* What the task asks
Starting at the line with "What is the nesting depth of word 5", set down each line of the entries below through the last one, exactly as it stands.

Stored items:
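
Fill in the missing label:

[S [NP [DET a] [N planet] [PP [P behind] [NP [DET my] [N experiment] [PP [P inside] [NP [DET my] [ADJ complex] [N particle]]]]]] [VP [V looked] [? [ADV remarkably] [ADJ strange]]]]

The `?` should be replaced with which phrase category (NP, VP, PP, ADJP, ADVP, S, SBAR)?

The `?` node immediately contains: ADV 'remarkably', ADJ 'strange'. That is the internal structure of an adjective phrase, so the label is ADJP.

ADJP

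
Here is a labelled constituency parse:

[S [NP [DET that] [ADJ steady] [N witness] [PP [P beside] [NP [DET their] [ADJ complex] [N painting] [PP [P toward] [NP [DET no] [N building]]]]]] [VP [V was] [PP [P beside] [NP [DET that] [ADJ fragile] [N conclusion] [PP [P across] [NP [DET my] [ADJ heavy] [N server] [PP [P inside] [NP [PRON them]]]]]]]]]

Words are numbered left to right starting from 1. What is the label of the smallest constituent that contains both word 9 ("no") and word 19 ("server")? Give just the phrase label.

S

Word 9 lies under S → NP → PP → NP → PP → NP → DET; word 19 lies under S → VP → PP → NP → PP → NP → N. The lowest shared node is the S.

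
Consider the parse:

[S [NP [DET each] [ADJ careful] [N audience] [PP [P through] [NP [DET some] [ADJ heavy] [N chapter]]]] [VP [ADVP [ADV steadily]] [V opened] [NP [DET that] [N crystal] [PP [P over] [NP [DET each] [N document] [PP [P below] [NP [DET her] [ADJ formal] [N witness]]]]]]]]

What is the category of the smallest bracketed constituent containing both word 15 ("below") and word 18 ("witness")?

Word 15 lies under S → VP → NP → PP → NP → PP → P; word 18 lies under S → VP → NP → PP → NP → PP → NP → N. The lowest shared node is the PP.

PP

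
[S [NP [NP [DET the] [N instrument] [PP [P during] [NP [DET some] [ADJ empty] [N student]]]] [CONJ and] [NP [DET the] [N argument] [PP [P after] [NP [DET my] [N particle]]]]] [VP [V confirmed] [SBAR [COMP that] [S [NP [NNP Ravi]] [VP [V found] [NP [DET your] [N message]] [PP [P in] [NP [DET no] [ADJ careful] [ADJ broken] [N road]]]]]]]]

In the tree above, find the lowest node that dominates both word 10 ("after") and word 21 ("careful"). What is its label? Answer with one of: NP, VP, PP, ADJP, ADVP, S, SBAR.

S

The smallest bracket enclosing both words is [S the instrument during some empty student and the argument after my particle confirmed that Ravi found your message in no careful broken road], so the label is S.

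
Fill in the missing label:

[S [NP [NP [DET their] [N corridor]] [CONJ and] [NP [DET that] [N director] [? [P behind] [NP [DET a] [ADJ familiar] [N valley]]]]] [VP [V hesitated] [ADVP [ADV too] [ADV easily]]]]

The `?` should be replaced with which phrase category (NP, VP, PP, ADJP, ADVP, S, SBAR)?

Looking at what the `?` directly dominates — P 'behind', NP — this is a prepositional phrase (PP).

PP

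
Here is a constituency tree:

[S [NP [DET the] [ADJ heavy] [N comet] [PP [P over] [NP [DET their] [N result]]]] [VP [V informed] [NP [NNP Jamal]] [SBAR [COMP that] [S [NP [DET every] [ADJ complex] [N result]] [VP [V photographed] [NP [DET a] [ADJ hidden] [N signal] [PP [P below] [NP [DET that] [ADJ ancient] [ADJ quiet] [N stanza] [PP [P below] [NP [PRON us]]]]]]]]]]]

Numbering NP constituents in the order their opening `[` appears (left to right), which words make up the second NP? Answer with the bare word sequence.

The NP opening brackets appear, in order, over: "the heavy comet over their result"; "their result"; "Jamal"; "every complex result"; "a hidden signal below that ancient quiet stanza below us"; "that ancient quiet stanza below us"; "us". The second one spans "their result".

their result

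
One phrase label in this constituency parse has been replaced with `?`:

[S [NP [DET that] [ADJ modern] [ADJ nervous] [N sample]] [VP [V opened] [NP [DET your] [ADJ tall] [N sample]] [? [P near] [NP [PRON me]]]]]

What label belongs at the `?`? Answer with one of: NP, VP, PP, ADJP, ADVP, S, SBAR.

PP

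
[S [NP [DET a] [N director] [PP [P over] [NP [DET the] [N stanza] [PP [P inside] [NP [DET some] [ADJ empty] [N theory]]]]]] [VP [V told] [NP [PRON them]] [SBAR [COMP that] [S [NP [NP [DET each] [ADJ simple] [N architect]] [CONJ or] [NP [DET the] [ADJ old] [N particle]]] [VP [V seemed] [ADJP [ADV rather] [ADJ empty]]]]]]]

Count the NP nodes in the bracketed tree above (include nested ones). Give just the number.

Scanning left to right, an opening `[NP` appears at word positions 1, 4, 7, 11, 13, 13, 17 — 7 in total.

7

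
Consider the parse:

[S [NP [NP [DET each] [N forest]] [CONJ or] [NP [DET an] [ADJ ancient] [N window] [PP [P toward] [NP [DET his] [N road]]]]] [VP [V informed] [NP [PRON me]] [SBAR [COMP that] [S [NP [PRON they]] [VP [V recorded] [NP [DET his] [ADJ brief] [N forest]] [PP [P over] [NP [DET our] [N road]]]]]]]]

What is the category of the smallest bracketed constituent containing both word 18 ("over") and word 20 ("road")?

PP

Word 18 lies under S → VP → SBAR → S → VP → PP → P; word 20 lies under S → VP → SBAR → S → VP → PP → NP → N. The lowest shared node is the PP.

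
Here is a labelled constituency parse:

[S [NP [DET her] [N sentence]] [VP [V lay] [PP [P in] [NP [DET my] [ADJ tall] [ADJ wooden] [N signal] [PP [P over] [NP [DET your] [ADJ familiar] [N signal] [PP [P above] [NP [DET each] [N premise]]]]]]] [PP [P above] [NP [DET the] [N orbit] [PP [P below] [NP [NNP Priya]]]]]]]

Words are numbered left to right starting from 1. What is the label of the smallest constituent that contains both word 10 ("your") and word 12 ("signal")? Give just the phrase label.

NP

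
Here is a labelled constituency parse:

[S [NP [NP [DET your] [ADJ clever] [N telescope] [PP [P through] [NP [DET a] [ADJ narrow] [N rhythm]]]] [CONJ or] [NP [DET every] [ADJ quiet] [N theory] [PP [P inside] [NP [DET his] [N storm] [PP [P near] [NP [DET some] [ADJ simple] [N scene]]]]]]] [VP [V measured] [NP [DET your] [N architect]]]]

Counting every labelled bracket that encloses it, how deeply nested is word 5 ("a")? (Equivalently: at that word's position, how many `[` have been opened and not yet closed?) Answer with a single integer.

6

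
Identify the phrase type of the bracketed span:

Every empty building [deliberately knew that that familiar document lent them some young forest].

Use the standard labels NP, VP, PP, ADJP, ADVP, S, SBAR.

VP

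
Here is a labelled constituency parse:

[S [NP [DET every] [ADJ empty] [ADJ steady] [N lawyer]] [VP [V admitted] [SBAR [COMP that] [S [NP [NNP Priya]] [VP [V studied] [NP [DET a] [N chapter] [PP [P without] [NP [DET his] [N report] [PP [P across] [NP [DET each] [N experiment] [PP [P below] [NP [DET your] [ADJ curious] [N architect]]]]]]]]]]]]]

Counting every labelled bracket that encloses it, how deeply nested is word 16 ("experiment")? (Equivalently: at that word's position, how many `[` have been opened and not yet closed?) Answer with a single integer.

Path from the root down to the word: S → VP → SBAR → S → VP → NP → PP → NP → PP → NP → N. That is 11 enclosing brackets.

11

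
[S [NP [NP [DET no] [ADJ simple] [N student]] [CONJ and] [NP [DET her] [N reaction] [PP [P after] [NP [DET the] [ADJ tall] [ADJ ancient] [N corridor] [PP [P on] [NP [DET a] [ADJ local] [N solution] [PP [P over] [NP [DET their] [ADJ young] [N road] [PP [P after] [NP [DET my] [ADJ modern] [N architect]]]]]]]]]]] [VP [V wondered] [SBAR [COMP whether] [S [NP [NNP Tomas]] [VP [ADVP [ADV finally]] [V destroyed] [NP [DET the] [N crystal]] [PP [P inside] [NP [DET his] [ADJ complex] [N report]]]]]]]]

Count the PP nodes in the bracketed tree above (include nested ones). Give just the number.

5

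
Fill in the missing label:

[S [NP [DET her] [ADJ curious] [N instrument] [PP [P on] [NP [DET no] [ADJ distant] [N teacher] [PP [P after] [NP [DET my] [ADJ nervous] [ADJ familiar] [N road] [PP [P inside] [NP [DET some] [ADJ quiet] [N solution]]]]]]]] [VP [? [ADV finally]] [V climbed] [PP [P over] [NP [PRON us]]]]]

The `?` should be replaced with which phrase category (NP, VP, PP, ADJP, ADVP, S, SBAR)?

ADVP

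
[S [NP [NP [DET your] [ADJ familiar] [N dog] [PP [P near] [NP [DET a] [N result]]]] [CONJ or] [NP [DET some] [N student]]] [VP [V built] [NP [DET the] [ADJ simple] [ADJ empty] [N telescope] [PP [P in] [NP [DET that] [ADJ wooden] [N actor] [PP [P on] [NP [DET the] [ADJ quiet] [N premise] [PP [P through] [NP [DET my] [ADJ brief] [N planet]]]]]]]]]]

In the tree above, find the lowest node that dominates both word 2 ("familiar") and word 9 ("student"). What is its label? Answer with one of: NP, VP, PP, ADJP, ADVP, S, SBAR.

NP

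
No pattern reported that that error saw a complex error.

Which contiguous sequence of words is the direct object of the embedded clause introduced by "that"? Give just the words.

a complex error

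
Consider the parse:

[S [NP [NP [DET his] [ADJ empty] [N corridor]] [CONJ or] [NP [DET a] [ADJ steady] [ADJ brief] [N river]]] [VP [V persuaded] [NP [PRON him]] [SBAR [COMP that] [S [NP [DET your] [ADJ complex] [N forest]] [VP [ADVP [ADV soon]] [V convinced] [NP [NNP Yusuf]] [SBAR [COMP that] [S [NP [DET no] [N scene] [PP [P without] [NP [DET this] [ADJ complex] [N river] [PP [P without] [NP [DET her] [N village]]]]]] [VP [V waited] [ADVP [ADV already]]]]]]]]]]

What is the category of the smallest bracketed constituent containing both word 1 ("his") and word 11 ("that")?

S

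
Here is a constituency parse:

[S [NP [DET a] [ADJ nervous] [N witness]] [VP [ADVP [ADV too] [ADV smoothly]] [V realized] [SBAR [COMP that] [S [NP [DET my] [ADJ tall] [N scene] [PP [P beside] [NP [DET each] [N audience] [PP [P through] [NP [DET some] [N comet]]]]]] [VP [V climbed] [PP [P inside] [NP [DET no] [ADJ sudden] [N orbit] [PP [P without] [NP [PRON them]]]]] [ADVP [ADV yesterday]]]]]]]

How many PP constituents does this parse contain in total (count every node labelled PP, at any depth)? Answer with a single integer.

Listing each PP by its span: [PP beside each audience through some comet]; [PP through some comet]; [PP inside no sudden orbit without them]; [PP without them] — that makes 4.

4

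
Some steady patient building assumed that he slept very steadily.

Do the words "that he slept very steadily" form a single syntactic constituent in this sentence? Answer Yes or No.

Yes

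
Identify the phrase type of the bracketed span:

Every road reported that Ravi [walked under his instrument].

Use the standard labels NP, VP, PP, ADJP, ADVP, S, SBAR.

VP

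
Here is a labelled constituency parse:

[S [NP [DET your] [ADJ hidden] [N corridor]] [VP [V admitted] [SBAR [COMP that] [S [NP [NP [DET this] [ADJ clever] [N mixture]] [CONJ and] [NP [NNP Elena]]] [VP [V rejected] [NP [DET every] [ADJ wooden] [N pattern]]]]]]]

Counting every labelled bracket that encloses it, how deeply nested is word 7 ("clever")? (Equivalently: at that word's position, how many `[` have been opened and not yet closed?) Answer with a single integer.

7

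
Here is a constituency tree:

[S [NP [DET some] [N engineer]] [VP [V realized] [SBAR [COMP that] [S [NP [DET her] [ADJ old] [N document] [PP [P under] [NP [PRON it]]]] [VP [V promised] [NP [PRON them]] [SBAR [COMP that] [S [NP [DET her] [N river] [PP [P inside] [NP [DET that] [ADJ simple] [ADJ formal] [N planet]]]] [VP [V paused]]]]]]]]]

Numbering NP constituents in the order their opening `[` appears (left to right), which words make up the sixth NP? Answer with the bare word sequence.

that simple formal planet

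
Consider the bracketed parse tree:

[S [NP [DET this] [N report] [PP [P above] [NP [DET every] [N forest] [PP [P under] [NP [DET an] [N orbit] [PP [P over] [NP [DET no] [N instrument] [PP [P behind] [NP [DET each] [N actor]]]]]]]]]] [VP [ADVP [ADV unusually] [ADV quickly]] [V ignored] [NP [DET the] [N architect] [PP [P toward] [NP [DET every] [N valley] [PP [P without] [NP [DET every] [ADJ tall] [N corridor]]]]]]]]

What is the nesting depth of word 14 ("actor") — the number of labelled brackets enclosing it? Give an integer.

Path from the root down to the word: S → NP → PP → NP → PP → NP → PP → NP → PP → NP → N. That is 11 enclosing brackets.

11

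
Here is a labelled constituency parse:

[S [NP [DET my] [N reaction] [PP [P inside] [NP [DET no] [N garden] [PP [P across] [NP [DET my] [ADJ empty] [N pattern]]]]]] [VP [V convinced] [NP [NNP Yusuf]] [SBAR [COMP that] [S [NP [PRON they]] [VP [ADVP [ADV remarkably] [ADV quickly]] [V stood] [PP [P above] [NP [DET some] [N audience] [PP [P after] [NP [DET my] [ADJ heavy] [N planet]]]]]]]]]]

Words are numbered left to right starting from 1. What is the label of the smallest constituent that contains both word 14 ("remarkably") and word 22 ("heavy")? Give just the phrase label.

Word 14 lies under S → VP → SBAR → S → VP → ADVP → ADV; word 22 lies under S → VP → SBAR → S → VP → PP → NP → PP → NP → ADJ. The lowest shared node is the VP.

VP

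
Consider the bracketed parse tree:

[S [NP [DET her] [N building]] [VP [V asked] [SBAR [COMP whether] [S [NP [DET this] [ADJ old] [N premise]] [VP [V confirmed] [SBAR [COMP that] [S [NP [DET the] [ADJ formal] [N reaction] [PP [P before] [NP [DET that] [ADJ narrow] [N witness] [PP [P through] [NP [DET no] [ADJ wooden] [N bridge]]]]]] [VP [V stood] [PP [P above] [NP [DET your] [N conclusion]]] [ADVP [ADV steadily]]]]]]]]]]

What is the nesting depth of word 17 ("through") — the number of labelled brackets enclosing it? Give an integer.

The word sits inside P, which is inside PP, inside NP, inside PP, inside NP, inside S, inside SBAR, inside VP, inside S, inside SBAR, inside VP, inside S — 12 brackets in all.

12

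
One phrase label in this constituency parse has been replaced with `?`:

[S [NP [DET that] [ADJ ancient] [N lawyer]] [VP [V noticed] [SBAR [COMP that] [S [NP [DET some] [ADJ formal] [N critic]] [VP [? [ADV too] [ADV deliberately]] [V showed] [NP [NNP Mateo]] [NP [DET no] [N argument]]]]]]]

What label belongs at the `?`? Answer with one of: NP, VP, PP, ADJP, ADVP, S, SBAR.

ADVP

A constituent whose immediate children are ADV 'too', ADV 'deliberately' is an adverb phrase: ADVP.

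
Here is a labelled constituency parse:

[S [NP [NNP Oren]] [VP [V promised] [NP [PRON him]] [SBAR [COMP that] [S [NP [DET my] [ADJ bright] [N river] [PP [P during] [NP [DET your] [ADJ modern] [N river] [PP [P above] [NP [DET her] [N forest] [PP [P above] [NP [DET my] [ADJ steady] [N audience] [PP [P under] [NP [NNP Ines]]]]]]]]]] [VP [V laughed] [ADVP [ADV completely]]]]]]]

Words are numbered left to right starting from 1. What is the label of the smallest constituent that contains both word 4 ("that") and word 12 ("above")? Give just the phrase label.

SBAR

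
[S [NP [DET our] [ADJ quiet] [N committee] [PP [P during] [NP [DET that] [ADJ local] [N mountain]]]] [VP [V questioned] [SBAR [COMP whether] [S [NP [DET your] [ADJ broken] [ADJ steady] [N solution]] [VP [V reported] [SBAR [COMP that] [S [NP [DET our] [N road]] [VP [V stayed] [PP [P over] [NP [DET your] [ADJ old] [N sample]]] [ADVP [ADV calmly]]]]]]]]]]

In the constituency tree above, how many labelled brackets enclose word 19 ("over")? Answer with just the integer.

Counting open brackets not yet closed at "over": [S [VP [SBAR [S [VP [SBAR [S [VP [PP [P = 10.

10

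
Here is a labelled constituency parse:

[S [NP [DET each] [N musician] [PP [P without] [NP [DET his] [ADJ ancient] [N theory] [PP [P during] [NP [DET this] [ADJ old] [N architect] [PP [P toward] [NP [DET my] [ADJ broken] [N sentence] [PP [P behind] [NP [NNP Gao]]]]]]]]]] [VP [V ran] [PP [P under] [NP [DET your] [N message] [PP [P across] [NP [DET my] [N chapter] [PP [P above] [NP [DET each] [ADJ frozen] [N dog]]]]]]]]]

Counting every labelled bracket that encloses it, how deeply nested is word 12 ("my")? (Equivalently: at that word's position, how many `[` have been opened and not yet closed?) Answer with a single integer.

Counting open brackets not yet closed at "my": [S [NP [PP [NP [PP [NP [PP [NP [DET = 9.

9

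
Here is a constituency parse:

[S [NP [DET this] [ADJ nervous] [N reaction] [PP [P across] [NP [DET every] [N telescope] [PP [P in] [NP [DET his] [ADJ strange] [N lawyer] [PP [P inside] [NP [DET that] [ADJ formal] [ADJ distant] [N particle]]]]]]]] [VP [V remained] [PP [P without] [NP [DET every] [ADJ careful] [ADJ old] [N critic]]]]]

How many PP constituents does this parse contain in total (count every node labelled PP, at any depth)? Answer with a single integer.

4

Scanning left to right, an opening `[PP` appears at word positions 4, 7, 11, 17 — 4 in total.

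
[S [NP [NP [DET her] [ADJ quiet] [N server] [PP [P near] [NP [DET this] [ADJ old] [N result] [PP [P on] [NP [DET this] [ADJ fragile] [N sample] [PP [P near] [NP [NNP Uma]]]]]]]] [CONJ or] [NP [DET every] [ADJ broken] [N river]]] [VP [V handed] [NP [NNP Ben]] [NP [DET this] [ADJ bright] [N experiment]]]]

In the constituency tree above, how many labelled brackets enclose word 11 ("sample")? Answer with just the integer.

8

Counting open brackets not yet closed at "sample": [S [NP [NP [PP [NP [PP [NP [N = 8.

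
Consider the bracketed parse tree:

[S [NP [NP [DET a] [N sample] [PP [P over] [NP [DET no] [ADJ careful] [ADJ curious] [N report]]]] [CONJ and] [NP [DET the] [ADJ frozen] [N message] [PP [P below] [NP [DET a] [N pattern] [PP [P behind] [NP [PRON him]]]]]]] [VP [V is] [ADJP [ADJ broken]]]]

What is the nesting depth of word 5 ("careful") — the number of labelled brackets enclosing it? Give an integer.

6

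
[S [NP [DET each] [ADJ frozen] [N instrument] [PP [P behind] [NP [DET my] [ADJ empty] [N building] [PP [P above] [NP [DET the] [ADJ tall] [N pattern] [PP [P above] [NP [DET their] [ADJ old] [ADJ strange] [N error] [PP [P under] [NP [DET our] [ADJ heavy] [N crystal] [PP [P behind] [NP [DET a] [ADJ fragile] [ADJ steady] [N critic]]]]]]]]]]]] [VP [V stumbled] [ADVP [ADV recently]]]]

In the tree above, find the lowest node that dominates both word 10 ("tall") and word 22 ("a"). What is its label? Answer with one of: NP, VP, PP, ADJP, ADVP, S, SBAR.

Word 10 lies under S → NP → PP → NP → PP → NP → ADJ; word 22 lies under S → NP → PP → NP → PP → NP → PP → NP → PP → NP → PP → NP → DET. The lowest shared node is the NP.

NP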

* Solved exercise
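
What is the nesting depth of word 5 ("careful") — the number of labelled brackets enclosing it? Give an integer.

6

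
[S [NP [DET each] [ADJ frozen] [N instrument] [PP [P behind] [NP [DET my] [ADJ empty] [N building] [PP [P above] [NP [DET the] [ADJ tall] [N pattern] [PP [P above] [NP [DET their] [ADJ old] [ADJ strange] [N error] [PP [P under] [NP [DET our] [ADJ heavy] [N crystal] [PP [P behind] [NP [DET a] [ADJ fragile] [ADJ steady] [N critic]]]]]]]]]]]] [VP [V stumbled] [ADVP [ADV recently]]]]

In the tree above, find the lowest node that dominates both word 10 ("tall") and word 22 ("a"). What is its label? Answer with one of: NP, VP, PP, ADJP, ADVP, S, SBAR.

Word 10 lies under S → NP → PP → NP → PP → NP → ADJ; word 22 lies under S → NP → PP → NP → PP → NP → PP → NP → PP → NP → PP → NP → DET. The lowest shared node is the NP.

NP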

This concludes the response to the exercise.